===== Records shown

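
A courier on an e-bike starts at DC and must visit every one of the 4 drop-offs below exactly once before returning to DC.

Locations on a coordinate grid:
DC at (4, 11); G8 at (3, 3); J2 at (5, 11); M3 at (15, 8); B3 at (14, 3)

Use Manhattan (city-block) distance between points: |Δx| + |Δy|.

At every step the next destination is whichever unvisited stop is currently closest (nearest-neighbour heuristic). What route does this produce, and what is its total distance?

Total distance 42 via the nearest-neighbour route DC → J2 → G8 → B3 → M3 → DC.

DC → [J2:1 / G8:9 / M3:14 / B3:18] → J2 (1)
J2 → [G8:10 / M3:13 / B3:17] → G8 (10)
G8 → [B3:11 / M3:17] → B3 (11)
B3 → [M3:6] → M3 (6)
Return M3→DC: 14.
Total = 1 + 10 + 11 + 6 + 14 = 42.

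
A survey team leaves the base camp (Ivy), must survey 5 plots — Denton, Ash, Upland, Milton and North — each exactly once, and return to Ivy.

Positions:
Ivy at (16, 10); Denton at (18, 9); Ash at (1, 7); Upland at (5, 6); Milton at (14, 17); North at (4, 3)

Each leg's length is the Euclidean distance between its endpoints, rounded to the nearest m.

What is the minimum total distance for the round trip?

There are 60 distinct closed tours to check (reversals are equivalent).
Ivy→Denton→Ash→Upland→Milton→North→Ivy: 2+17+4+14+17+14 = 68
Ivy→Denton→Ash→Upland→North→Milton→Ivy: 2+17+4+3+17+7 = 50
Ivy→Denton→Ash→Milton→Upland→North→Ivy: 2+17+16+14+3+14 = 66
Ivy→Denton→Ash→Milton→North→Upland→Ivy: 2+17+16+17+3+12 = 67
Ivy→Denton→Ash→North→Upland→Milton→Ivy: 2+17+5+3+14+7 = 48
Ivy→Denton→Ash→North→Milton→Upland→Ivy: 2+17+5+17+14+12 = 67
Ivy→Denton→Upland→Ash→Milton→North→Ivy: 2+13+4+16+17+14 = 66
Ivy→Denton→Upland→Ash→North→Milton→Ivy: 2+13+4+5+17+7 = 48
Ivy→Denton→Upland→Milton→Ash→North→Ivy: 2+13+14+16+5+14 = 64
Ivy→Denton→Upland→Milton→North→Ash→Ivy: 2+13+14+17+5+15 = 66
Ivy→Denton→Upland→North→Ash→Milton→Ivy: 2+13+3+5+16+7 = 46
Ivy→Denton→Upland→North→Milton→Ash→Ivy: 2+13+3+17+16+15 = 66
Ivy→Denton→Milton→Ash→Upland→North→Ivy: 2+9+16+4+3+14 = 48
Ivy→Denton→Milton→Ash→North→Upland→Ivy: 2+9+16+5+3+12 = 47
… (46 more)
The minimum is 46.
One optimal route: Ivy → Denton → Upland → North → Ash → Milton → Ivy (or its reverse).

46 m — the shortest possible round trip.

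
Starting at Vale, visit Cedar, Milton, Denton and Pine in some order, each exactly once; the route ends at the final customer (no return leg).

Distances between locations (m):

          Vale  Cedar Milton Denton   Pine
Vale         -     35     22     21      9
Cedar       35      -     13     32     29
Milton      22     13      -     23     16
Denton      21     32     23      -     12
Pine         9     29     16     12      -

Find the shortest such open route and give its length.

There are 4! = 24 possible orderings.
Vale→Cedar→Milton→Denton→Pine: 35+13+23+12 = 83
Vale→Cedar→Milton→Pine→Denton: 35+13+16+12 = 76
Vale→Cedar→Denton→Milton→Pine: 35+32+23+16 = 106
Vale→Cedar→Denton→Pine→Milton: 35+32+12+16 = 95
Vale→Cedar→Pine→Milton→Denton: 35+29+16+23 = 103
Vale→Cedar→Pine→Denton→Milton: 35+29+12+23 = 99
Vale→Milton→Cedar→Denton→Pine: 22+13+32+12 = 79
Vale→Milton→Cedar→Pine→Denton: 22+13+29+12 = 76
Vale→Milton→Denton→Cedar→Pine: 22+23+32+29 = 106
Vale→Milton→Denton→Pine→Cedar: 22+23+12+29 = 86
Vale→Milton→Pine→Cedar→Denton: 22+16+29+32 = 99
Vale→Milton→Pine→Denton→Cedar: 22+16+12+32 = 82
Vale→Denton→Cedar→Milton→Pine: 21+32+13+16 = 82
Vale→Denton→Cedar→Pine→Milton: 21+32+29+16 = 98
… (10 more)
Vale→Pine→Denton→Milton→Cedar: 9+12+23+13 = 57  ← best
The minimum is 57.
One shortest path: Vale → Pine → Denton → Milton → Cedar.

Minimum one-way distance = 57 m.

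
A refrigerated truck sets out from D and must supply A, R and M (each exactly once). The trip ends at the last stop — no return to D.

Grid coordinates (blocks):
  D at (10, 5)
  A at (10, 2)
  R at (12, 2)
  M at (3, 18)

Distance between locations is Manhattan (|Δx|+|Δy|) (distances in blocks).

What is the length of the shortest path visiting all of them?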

==========

- **Task directions**: This exercise calls for repeating every line of the data exactly.

- **Response for this exercise**:
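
A courier on an e-bike starts at DC and must visit every one of the 4 drop-offs below exactly once before returning to DC.

Locations on a coordinate grid:
DC at (4, 11); G8 at (3, 3); J2 at (5, 11); M3 at (15, 8); B3 at (14, 3)

Use Manhattan (city-block) distance between points: |Δx| + |Δy|.

At every step the next destination is whichever unvisited stop is currently closest (nearest-neighbour heuristic). What route does this produce, and what is its total distance?

Total distance 42 via the nearest-neighbour route DC → J2 → G8 → B3 → M3 → DC.

DC → [J2:1 / G8:9 / M3:14 / B3:18] → J2 (1)
J2 → [G8:10 / M3:13 / B3:17] → G8 (10)
G8 → [B3:11 / M3:17] → B3 (11)
B3 → [M3:6] → M3 (6)
Return M3→DC: 14.
Total = 1 + 10 + 11 + 6 + 14 = 42.

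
A survey team leaves the base camp (Ivy), must survey 5 plots — Denton, Ash, Upland, Milton and North — each exactly once, and return to Ivy.

Positions:
Ivy at (16, 10); Denton at (18, 9); Ash at (1, 7); Upland at (5, 6); Milton at (14, 17); North at (4, 3)

Each leg's length is the Euclidean distance between its endpoints, rounded to the nearest m.

What is the minimum total distance for the round trip?

There are 60 distinct closed tours to check (reversals are equivalent).
Ivy→Denton→Ash→Upland→Milton→North→Ivy: 2+17+4+14+17+14 = 68
Ivy→Denton→Ash→Upland→North→Milton→Ivy: 2+17+4+3+17+7 = 50
Ivy→Denton→Ash→Milton→Upland→North→Ivy: 2+17+16+14+3+14 = 66
Ivy→Denton→Ash→Milton→North→Upland→Ivy: 2+17+16+17+3+12 = 67
Ivy→Denton→Ash→North→Upland→Milton→Ivy: 2+17+5+3+14+7 = 48
Ivy→Denton→Ash→North→Milton→Upland→Ivy: 2+17+5+17+14+12 = 67
Ivy→Denton→Upland→Ash→Milton→North→Ivy: 2+13+4+16+17+14 = 66
Ivy→Denton→Upland→Ash→North→Milton→Ivy: 2+13+4+5+17+7 = 48
Ivy→Denton→Upland→Milton→Ash→North→Ivy: 2+13+14+16+5+14 = 64
Ivy→Denton→Upland→Milton→North→Ash→Ivy: 2+13+14+17+5+15 = 66
Ivy→Denton→Upland→North→Ash→Milton→Ivy: 2+13+3+5+16+7 = 46
Ivy→Denton→Upland→North→Milton→Ash→Ivy: 2+13+3+17+16+15 = 66
Ivy→Denton→Milton→Ash→Upland→North→Ivy: 2+9+16+4+3+14 = 48
Ivy→Denton→Milton→Ash→North→Upland→Ivy: 2+9+16+5+3+12 = 47
… (46 more)
The minimum is 46.
One optimal route: Ivy → Denton → Upland → North → Ash → Milton → Ivy (or its reverse).

46 m — the shortest possible round trip.

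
Starting at Vale, visit Cedar, Milton, Denton and Pine in some order, each exactly once; the route ends at the final customer (no return leg).

Distances between locations (m):

          Vale  Cedar Milton Denton   Pine
Vale         -     35     22     21      9
Cedar       35      -     13     32     29
Milton      22     13      -     23     16
Denton      21     32     23      -     12
Pine         9     29     16     12      -

Find the shortest such open route and give its length.

There are 4! = 24 possible orderings.
Vale→Cedar→Milton→Denton→Pine: 35+13+23+12 = 83
Vale→Cedar→Milton→Pine→Denton: 35+13+16+12 = 76
Vale→Cedar→Denton→Milton→Pine: 35+32+23+16 = 106
Vale→Cedar→Denton→Pine→Milton: 35+32+12+16 = 95
Vale→Cedar→Pine→Milton→Denton: 35+29+16+23 = 103
Vale→Cedar→Pine→Denton→Milton: 35+29+12+23 = 99
Vale→Milton→Cedar→Denton→Pine: 22+13+32+12 = 79
Vale→Milton→Cedar→Pine→Denton: 22+13+29+12 = 76
Vale→Milton→Denton→Cedar→Pine: 22+23+32+29 = 106
Vale→Milton→Denton→Pine→Cedar: 22+23+12+29 = 86
Vale→Milton→Pine→Cedar→Denton: 22+16+29+32 = 99
Vale→Milton→Pine→Denton→Cedar: 22+16+12+32 = 82
Vale→Denton→Cedar→Milton→Pine: 21+32+13+16 = 82
Vale→Denton→Cedar→Pine→Milton: 21+32+29+16 = 98
… (10 more)
Vale→Pine→Denton→Milton→Cedar: 9+12+23+13 = 57  ← best
The minimum is 57.
One shortest path: Vale → Pine → Denton → Milton → Cedar.

Minimum one-way distance = 57 m.

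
A refrigerated truck sets out from D and must supply A, R and M (each exactly once). The trip ends at the last stop — no return to D.

Grid coordinates (blocks):
  D at (10, 5)
  A at (10, 2)
  R at (12, 2)
  M at (3, 18)

Distance between locations is Manhattan (|Δx|+|Δy|) (distances in blocks).

What is the length of the shortest path visiting all of them?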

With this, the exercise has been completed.